Information supplied: Begin

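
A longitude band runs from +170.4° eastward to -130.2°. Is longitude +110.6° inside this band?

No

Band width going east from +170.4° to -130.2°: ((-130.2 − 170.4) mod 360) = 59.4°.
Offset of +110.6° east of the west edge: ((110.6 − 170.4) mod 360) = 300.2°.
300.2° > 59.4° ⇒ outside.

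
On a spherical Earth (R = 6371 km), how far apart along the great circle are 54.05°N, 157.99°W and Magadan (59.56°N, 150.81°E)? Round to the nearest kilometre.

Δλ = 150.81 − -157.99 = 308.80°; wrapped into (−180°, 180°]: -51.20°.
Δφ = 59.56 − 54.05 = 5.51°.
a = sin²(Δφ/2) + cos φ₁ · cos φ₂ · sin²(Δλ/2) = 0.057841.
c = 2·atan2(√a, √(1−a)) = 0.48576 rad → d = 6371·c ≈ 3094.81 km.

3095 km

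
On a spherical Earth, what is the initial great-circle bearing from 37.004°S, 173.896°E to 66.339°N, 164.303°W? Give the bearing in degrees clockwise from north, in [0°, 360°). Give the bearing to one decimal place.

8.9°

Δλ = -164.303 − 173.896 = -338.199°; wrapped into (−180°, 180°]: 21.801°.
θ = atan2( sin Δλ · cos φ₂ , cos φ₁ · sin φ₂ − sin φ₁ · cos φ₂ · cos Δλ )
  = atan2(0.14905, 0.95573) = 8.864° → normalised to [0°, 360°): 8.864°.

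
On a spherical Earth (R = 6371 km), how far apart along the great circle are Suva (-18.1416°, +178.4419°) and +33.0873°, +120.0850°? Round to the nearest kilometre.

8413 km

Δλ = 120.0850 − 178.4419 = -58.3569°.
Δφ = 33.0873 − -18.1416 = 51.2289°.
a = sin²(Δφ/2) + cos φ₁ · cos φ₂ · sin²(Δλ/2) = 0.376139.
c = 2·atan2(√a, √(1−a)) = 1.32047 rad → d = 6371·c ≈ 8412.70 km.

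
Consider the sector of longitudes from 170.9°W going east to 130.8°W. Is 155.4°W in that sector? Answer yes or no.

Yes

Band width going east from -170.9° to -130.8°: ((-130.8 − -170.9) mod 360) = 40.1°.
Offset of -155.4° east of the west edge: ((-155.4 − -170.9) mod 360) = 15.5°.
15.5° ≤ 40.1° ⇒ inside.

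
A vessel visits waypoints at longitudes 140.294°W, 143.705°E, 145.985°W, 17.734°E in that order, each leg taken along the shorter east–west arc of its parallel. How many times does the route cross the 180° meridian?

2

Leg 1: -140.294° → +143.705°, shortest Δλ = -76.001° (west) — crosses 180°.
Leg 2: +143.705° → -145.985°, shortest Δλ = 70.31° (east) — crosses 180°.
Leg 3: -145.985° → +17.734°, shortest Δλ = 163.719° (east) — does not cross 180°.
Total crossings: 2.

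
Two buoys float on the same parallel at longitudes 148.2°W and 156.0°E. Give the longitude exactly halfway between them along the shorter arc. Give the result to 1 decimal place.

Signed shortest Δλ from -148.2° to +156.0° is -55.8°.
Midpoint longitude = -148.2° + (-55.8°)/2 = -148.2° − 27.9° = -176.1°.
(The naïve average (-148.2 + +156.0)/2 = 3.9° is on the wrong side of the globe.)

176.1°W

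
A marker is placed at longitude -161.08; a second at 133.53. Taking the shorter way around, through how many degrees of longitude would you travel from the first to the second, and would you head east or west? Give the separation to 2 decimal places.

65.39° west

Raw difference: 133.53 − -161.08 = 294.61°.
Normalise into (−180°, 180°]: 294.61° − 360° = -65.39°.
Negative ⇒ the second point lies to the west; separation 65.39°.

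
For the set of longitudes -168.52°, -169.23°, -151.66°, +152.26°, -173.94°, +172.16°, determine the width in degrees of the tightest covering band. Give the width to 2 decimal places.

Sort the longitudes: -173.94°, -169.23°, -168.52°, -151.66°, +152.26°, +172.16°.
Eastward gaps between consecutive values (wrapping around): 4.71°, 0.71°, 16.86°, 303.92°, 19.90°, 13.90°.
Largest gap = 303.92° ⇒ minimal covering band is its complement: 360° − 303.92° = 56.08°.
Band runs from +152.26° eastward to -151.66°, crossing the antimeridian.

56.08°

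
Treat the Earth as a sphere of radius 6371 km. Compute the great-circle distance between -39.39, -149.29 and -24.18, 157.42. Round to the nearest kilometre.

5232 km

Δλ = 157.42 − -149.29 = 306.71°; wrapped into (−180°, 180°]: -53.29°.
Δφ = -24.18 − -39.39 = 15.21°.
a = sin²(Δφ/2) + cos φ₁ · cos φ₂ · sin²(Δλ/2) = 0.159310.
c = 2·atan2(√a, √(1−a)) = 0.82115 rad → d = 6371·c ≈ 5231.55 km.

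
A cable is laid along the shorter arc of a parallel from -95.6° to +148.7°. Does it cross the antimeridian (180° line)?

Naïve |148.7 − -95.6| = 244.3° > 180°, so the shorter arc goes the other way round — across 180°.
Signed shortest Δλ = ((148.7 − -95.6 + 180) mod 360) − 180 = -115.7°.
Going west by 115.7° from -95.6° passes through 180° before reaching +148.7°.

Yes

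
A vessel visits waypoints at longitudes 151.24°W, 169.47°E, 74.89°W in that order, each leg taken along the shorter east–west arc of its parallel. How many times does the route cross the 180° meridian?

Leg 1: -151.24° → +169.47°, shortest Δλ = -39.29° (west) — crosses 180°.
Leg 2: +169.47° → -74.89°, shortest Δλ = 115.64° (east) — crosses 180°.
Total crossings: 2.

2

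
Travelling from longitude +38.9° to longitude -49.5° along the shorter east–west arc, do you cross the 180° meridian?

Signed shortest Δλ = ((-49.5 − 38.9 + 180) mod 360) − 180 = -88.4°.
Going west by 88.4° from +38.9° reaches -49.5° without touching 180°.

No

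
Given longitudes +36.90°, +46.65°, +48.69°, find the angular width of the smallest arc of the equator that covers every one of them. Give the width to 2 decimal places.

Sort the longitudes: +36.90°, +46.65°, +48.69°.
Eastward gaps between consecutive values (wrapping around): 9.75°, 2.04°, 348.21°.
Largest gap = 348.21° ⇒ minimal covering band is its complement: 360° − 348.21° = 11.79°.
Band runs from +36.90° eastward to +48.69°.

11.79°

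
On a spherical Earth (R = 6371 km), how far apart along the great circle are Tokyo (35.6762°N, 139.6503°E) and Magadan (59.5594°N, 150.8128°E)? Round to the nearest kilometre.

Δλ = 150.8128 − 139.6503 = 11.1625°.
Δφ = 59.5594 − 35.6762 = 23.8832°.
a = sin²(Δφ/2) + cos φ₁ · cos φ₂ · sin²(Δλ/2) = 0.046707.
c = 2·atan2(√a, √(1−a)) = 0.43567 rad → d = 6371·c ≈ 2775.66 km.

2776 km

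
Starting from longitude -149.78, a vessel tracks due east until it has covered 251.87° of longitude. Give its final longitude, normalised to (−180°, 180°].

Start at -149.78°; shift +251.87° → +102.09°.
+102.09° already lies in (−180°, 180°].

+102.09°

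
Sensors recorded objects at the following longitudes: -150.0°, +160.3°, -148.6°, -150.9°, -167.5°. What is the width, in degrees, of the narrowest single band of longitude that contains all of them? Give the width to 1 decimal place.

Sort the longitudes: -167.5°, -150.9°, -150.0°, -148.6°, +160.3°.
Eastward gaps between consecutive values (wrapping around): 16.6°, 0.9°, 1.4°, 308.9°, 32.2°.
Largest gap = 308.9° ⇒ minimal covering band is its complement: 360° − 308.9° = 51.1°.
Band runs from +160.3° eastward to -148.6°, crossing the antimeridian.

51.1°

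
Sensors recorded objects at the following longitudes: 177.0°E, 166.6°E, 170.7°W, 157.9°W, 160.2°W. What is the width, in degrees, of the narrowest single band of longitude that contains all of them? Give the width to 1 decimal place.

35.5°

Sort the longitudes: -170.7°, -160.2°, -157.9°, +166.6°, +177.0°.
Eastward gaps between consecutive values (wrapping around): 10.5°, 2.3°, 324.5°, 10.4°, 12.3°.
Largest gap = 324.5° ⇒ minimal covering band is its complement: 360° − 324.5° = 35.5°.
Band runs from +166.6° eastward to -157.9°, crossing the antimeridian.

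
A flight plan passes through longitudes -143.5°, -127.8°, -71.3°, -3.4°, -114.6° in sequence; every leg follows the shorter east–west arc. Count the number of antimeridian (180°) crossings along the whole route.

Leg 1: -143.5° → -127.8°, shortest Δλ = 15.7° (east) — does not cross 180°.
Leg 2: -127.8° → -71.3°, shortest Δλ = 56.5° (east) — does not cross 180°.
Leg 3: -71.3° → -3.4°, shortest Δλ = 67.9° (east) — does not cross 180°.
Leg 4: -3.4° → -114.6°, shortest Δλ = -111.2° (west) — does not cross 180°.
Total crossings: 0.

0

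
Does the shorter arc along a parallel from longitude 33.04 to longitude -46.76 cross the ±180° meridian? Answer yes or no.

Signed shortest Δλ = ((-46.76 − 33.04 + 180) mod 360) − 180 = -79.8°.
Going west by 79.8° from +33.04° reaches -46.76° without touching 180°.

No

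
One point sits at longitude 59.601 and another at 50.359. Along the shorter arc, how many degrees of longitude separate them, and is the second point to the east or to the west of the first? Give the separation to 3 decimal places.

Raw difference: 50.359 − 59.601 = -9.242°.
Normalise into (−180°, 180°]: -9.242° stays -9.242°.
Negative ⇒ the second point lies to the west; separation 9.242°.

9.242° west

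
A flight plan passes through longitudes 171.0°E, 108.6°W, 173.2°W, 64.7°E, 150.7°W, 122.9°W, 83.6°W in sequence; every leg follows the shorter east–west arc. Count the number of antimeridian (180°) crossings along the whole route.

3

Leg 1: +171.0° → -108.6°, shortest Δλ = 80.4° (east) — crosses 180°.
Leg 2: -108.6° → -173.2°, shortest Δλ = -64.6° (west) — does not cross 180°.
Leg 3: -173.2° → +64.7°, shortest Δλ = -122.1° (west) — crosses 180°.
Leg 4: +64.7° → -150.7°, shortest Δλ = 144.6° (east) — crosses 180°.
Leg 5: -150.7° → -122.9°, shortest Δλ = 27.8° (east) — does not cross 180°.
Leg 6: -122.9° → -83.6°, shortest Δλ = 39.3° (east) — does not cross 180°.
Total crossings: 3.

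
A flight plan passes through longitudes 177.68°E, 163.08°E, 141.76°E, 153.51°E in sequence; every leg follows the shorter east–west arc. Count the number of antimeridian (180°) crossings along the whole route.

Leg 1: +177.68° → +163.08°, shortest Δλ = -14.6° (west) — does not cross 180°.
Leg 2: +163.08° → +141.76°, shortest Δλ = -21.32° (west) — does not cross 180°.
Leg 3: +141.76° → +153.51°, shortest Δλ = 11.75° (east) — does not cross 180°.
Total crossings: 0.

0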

Information supplied: End

Work item:
The answer is the line containing "163.08°E, 141.76°E, 153.51°E" together with every line after it in the records, repeated exactly and with nothing else.

Finished task:
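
A flight plan passes through longitudes 177.68°E, 163.08°E, 141.76°E, 153.51°E in sequence; every leg follows the shorter east–west arc. Count the number of antimeridian (180°) crossings along the whole route.

Leg 1: +177.68° → +163.08°, shortest Δλ = -14.6° (west) — does not cross 180°.
Leg 2: +163.08° → +141.76°, shortest Δλ = -21.32° (west) — does not cross 180°.
Leg 3: +141.76° → +153.51°, shortest Δλ = 11.75° (east) — does not cross 180°.
Total crossings: 0.

0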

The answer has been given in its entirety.